#### What the exercise asks:
Exactly the lines from the start of the data through the line containing "Answer: $-31$" should be output, with both ends kept and nothing added.
─── Raw data
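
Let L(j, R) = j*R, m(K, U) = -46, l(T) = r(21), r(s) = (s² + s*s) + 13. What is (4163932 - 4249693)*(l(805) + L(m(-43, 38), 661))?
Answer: 2530892871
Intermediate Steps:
r(s) = 13 + 2*s² (r(s) = (s² + s²) + 13 = 2*s² + 13 = 13 + 2*s²)
l(T) = 895 (l(T) = 13 + 2*21² = 13 + 2*441 = 13 + 882 = 895)
L(j, R) = R*j
(4163932 - 4249693)*(l(805) + L(m(-43, 38), 661)) = (4163932 - 4249693)*(895 + 661*(-46)) = -85761*(895 - 30406) = -85761*(-29511) = 2530892871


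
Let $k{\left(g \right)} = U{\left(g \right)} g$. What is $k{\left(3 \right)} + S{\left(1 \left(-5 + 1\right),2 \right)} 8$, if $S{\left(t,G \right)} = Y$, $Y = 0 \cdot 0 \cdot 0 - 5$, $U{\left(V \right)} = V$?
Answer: $-31$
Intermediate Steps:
$k{\left(g \right)} = g^{2}$ ($k{\left(g \right)} = g g = g^{2}$)
$Y = -5$ ($Y = 0 \cdot 0 - 5 = 0 - 5 = -5$)
$S{\left(t,G \right)} = -5$
$k{\left(3 \right)} + S{\left(1 \left(-5 + 1\right),2 \right)} 8 = 3^{2} - 40 = 9 - 40 = -31$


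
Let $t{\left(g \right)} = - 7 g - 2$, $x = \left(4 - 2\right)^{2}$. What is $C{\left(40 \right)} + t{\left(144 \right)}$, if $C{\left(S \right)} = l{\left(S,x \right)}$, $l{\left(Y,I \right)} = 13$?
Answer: $-997$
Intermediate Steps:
$x = 4$ ($x = 2^{2} = 4$)
$C{\left(S \right)} = 13$
$t{\left(g \right)} = -2 - 7 g$
$C{\left(40 \right)} + t{\left(144 \right)} = 13 - 1010 = -997$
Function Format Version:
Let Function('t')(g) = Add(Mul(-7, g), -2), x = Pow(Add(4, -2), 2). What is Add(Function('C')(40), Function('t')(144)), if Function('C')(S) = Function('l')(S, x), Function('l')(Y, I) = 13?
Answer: -997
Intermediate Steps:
x = 4 (x = Pow(2, 2) = 4)
Function('C')(S) = 13
Function('t')(g) = Add(-2, Mul(-7, g))
Add(Function('C')(40), Function('t')(144)) = Add(13, Add(-2, Mul(-7, 144))) = Add(13, Add(-2, -1008)) = Add(13, -1010) = -997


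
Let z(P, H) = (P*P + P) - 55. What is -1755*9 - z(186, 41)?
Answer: -50522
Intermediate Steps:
z(P, H) = -55 + P + P**2 (z(P, H) = (P**2 + P) - 55 = (P + P**2) - 55 = -55 + P + P**2)
-1755*9 - z(186, 41) = -1755*9 - (-55 + 186 + 186**2) = -15795 - (-55 + 186 + 34596) = -15795 - 1*34727 = -15795 - 34727 = -50522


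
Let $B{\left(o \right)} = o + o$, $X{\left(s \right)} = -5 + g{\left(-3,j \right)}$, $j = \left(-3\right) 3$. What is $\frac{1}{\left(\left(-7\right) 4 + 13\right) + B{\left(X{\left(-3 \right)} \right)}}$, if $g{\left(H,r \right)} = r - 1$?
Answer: $- \frac{1}{45} \approx -0.022222$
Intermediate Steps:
$j = -9$
$g{\left(H,r \right)} = -1 + r$ ($g{\left(H,r \right)} = r - 1 = -1 + r$)
$X{\left(s \right)} = -15$ ($X{\left(s \right)} = -5 - 10 = -15$)
$B{\left(o \right)} = 2 o$
$\frac{1}{\left(\left(-7\right) 4 + 13\right) + B{\left(X{\left(-3 \right)} \right)}} = \frac{1}{\left(\left(-7\right) 4 + 13\right) + 2 \left(-15\right)} = \frac{1}{\left(-28 + 13\right) - 30} = \frac{1}{-15 - 30} = \frac{1}{-45} = - \frac{1}{45}$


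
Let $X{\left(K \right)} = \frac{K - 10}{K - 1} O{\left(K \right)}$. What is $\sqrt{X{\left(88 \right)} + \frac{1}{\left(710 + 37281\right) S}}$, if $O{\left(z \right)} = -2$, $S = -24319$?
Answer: $\frac{i \sqrt{1287224264375196418117}}{26793190741} \approx 1.3391 i$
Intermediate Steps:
$X{\left(K \right)} = - \frac{2 \left(-10 + K\right)}{-1 + K}$ ($X{\left(K \right)} = \frac{K - 10}{K - 1} \left(-2\right) = \frac{-10 + K}{-1 + K} \left(-2\right) = - \frac{2 \left(-10 + K\right)}{-1 + K}$)
$\sqrt{X{\left(88 \right)} + \frac{1}{\left(710 + 37281\right) S}} = \sqrt{\frac{2 \left(10 - 88\right)}{-1 + 88} + \frac{1}{\left(710 + 37281\right) \left(-24319\right)}} = \sqrt{\frac{2 \left(10 - 88\right)}{87} + \frac{1}{37991} \left(- \frac{1}{24319}\right)} = \sqrt{2 \cdot \frac{1}{87} \left(-78\right) + \frac{1}{37991} \left(- \frac{1}{24319}\right)} = \sqrt{- \frac{52}{29} - \frac{1}{923903129}} = \sqrt{- \frac{48042962737}{26793190741}} = \frac{i \sqrt{1287224264375196418117}}{26793190741}$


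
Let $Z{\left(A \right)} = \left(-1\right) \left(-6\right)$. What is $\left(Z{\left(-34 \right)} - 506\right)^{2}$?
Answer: $250000$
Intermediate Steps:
$Z{\left(A \right)} = 6$
$\left(Z{\left(-34 \right)} - 506\right)^{2} = \left(6 - 506\right)^{2} = \left(-500\right)^{2} = 250000$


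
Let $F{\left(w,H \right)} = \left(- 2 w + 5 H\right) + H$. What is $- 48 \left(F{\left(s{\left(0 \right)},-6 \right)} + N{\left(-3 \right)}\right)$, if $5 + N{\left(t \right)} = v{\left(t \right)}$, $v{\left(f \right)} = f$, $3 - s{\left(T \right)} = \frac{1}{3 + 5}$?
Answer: $2388$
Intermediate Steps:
$s{\left(T \right)} = \frac{23}{8}$ ($s{\left(T \right)} = 3 - \frac{1}{3 + 5} = 3 - \frac{1}{8} = \frac{23}{8}$)
$N{\left(t \right)} = -5 + t$
$F{\left(w,H \right)} = - 2 w + 6 H$
$- 48 \left(F{\left(s{\left(0 \right)},-6 \right)} + N{\left(-3 \right)}\right) = - 48 \left(\left(\left(-2\right) \frac{23}{8} + 6 \left(-6\right)\right) - 8\right) = - 48 \left(\left(- \frac{23}{4} - 36\right) - 8\right) = - 48 \left(- \frac{167}{4} - 8\right) = \left(-48\right) \left(- \frac{199}{4}\right) = 2388$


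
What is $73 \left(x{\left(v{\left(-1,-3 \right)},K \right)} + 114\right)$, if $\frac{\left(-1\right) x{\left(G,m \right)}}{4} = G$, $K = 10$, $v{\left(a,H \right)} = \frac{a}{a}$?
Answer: $8030$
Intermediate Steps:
$v{\left(a,H \right)} = 1$
$x{\left(G,m \right)} = - 4 G$
$73 \left(x{\left(v{\left(-1,-3 \right)},K \right)} + 114\right) = 73 \left(\left(-4\right) 1 + 114\right) = 73 \left(-4 + 114\right) = 73 \cdot 110 = 8030$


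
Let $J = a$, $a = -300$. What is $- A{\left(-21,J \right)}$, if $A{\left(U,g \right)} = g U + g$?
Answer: $-6000$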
──────
#### The answer:
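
Let L(j, R) = j*R, m(K, U) = -46, l(T) = r(21), r(s) = (s² + s*s) + 13. What is (4163932 - 4249693)*(l(805) + L(m(-43, 38), 661))?
Answer: 2530892871
Intermediate Steps:
r(s) = 13 + 2*s² (r(s) = (s² + s²) + 13 = 2*s² + 13 = 13 + 2*s²)
l(T) = 895 (l(T) = 13 + 2*21² = 13 + 2*441 = 13 + 882 = 895)
L(j, R) = R*j
(4163932 - 4249693)*(l(805) + L(m(-43, 38), 661)) = (4163932 - 4249693)*(895 + 661*(-46)) = -85761*(895 - 30406) = -85761*(-29511) = 2530892871


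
Let $k{\left(g \right)} = U{\left(g \right)} g$. What is $k{\left(3 \right)} + S{\left(1 \left(-5 + 1\right),2 \right)} 8$, if $S{\left(t,G \right)} = Y$, $Y = 0 \cdot 0 \cdot 0 - 5$, $U{\left(V \right)} = V$?
Answer: $-31$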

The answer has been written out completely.